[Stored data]
☆ ☆ ☆

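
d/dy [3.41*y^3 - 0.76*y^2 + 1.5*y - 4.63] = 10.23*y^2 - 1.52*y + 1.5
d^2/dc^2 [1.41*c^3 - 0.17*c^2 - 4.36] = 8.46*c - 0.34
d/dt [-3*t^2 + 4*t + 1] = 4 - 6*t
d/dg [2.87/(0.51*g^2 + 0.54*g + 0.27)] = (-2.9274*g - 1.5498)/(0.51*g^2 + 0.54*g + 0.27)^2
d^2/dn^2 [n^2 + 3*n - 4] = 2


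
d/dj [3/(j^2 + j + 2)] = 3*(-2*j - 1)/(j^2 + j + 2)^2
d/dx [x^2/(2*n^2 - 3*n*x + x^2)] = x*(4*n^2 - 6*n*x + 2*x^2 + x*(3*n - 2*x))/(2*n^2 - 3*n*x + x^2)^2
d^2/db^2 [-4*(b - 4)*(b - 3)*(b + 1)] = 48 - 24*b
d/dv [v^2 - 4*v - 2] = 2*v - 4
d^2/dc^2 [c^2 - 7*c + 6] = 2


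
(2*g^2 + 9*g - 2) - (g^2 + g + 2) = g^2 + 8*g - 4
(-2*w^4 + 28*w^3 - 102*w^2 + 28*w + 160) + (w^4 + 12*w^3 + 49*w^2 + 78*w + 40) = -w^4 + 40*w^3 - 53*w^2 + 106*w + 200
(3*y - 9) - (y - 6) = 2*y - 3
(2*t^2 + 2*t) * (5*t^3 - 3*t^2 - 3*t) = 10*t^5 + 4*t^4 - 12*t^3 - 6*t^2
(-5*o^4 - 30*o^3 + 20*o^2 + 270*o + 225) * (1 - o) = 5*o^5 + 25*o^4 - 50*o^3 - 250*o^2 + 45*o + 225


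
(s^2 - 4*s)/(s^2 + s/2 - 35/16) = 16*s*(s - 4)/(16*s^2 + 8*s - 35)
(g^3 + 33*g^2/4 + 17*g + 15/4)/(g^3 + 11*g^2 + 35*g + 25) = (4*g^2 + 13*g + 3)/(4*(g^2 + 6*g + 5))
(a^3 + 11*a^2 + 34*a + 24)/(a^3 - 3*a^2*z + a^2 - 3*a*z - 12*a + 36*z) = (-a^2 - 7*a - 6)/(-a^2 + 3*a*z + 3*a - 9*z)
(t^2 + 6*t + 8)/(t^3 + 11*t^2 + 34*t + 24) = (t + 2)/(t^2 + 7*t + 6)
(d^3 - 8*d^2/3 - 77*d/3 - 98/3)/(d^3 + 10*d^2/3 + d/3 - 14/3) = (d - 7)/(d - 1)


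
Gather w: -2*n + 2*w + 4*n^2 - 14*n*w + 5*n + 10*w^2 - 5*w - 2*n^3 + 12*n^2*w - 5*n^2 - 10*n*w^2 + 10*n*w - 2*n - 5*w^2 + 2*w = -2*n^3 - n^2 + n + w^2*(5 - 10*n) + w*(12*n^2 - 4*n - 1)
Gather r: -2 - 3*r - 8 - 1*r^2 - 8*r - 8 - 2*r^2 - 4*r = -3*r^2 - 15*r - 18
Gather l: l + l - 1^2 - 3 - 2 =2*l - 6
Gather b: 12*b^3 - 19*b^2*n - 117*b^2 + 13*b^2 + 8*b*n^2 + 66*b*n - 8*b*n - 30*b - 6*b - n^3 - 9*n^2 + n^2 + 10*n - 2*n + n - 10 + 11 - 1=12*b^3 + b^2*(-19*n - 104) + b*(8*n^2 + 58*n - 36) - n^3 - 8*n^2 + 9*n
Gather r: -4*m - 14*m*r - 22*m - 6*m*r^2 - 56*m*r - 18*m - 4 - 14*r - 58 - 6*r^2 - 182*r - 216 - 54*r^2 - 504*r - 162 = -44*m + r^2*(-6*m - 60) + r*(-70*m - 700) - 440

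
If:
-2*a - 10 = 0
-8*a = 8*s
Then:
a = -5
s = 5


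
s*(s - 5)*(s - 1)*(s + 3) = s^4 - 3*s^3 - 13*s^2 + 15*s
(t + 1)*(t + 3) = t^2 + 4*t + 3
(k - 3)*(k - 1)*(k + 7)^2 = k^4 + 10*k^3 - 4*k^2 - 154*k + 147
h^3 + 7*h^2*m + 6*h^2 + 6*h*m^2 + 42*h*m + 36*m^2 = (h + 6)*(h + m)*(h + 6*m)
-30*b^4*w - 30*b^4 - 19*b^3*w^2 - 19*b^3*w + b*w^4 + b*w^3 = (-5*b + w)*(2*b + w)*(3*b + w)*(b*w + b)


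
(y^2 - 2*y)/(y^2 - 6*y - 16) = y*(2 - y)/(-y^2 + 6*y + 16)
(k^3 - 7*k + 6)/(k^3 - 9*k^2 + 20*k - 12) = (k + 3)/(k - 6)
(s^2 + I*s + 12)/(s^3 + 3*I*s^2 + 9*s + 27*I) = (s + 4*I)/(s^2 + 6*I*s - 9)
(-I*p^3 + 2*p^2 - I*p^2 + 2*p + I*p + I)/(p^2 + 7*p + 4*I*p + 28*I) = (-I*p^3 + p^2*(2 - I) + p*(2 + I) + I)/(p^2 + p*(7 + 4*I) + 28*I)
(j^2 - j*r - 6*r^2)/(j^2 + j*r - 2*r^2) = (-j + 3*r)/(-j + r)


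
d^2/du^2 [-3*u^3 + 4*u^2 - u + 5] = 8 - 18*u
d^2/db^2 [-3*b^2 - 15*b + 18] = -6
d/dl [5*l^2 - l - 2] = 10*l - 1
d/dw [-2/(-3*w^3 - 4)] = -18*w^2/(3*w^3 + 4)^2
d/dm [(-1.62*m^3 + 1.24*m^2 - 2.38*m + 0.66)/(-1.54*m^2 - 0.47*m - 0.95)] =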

☆ ☆ ☆

[About this exercise]
Go through the records line by line, and copy each line that holds the string "Gather".

[Result of the task]
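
Gather w: -2*n + 2*w + 4*n^2 - 14*n*w + 5*n + 10*w^2 - 5*w - 2*n^3 + 12*n^2*w - 5*n^2 - 10*n*w^2 + 10*n*w - 2*n - 5*w^2 + 2*w = -2*n^3 - n^2 + n + w^2*(5 - 10*n) + w*(12*n^2 - 4*n - 1)
Gather r: -2 - 3*r - 8 - 1*r^2 - 8*r - 8 - 2*r^2 - 4*r = -3*r^2 - 15*r - 18
Gather l: l + l - 1^2 - 3 - 2 =2*l - 6
Gather b: 12*b^3 - 19*b^2*n - 117*b^2 + 13*b^2 + 8*b*n^2 + 66*b*n - 8*b*n - 30*b - 6*b - n^3 - 9*n^2 + n^2 + 10*n - 2*n + n - 10 + 11 - 1=12*b^3 + b^2*(-19*n - 104) + b*(8*n^2 + 58*n - 36) - n^3 - 8*n^2 + 9*n
Gather r: -4*m - 14*m*r - 22*m - 6*m*r^2 - 56*m*r - 18*m - 4 - 14*r - 58 - 6*r^2 - 182*r - 216 - 54*r^2 - 504*r - 162 = -44*m + r^2*(-6*m - 60) + r*(-70*m - 700) - 440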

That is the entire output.